- Task directions: Will you transcribe the entries that follow, exactly and in full?

Start of Block

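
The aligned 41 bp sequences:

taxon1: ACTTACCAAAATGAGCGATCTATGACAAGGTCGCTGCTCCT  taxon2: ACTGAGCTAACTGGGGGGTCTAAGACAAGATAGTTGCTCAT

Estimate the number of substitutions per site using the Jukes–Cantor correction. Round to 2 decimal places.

The sequences differ at 12 of 41 sites, so p = 12/41 ≈ 0.292683.
d = −(3/4) ln(1 − 4p/3) = −0.75 ln(1 − 0.390244) = −0.75 ln(0.609756)
  = −0.75 × (-0.494696) = 0.371022 substitutions/site.

0.37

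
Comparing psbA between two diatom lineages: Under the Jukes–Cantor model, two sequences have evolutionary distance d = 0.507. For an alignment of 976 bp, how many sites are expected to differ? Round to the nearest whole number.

360

Invert JC69: p = (3/4)(1 − e^(−4d/3)) = 0.75 × (1 − e^(-0.676)) = 0.75 × (1 − 0.508648) = 0.368514.
Expected differing sites = pL ≈ 0.368514 × 976 = 359.669664 ≈ 360.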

End of Block

- Result for this exercise:
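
The aligned 41 bp sequences:

taxon1: ACTTACCAAAATGAGCGATCTATGACAAGGTCGCTGCTCCT  taxon2: ACTGAGCTAACTGGGGGGTCTAAGACAAGATAGTTGCTCAT

Estimate the number of substitutions per site using the Jukes–Cantor correction. Round to 2 decimal places.

The sequences differ at 12 of 41 sites, so p = 12/41 ≈ 0.292683.
d = −(3/4) ln(1 − 4p/3) = −0.75 ln(1 − 0.390244) = −0.75 ln(0.609756)
  = −0.75 × (-0.494696) = 0.371022 substitutions/site.

0.37

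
Comparing psbA between two diatom lineages: Under the Jukes–Cantor model, two sequences have evolutionary distance d = 0.507. For an alignment of 976 bp, how many sites are expected to differ? Round to the nearest whole number.

360

Invert JC69: p = (3/4)(1 − e^(−4d/3)) = 0.75 × (1 − e^(-0.676)) = 0.75 × (1 − 0.508648) = 0.368514.
Expected differing sites = pL ≈ 0.368514 × 976 = 359.669664 ≈ 360.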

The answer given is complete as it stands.